● What the exercise asks: Please give back only the lines below from the one containing "Here is a Clifford algebra question. The" to the one containing "A question on", each repeated word for word, both ends included.
#### Records provided
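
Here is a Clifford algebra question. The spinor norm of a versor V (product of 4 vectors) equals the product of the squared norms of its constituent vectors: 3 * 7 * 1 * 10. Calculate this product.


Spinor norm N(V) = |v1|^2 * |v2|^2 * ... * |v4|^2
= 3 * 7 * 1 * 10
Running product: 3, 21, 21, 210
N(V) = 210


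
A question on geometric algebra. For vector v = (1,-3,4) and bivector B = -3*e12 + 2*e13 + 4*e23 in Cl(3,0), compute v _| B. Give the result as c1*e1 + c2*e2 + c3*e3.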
########
#### Records provided
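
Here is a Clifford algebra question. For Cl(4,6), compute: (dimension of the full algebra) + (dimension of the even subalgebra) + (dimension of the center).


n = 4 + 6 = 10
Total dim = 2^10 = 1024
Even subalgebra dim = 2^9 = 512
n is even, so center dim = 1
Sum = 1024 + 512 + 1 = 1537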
########
#### Records provided
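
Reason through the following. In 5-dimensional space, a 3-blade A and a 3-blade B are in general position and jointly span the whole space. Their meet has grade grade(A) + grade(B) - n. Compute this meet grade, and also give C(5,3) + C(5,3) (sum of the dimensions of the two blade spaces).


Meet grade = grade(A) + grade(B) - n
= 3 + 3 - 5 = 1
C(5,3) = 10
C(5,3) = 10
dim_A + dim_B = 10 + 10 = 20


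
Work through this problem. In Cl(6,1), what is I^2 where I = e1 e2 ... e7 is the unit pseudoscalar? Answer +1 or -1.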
########
● Output for this task:
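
Here is a Clifford algebra question. The spinor norm of a versor V (product of 4 vectors) equals the product of the squared norms of its constituent vectors: 3 * 7 * 1 * 10. Calculate this product.


Spinor norm N(V) = |v1|^2 * |v2|^2 * ... * |v4|^2
= 3 * 7 * 1 * 10
Running product: 3, 21, 21, 210
N(V) = 210


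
A question on geometric algebra. For vector v = (1,-3,4) and bivector B = -3*e12 + 2*e13 + 4*e23 in Cl(3,0), compute v _| B. Give the result as c1*e1 + c2*e2 + c3*e3.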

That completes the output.